[Brief]: Each record must appear in your answer exactly as it does below.

■ ■ ■ ■ ■

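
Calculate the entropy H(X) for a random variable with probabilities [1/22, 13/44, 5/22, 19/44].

H(X) = -Σ p(x) log₂ p(x)
  -1/22 × log₂(1/22) = 0.2027
  -13/44 × log₂(13/44) = 0.5197
  -5/22 × log₂(5/22) = 0.4858
  -19/44 × log₂(19/44) = 0.5231
H(X) = 1.7313 bits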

■ ■ ■ ■ ■

[Solution to this problem]:
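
Calculate the entropy H(X) for a random variable with probabilities [1/22, 13/44, 5/22, 19/44].

H(X) = -Σ p(x) log₂ p(x)
  -1/22 × log₂(1/22) = 0.2027
  -13/44 × log₂(13/44) = 0.5197
  -5/22 × log₂(5/22) = 0.4858
  -19/44 × log₂(19/44) = 0.5231
H(X) = 1.7313 bits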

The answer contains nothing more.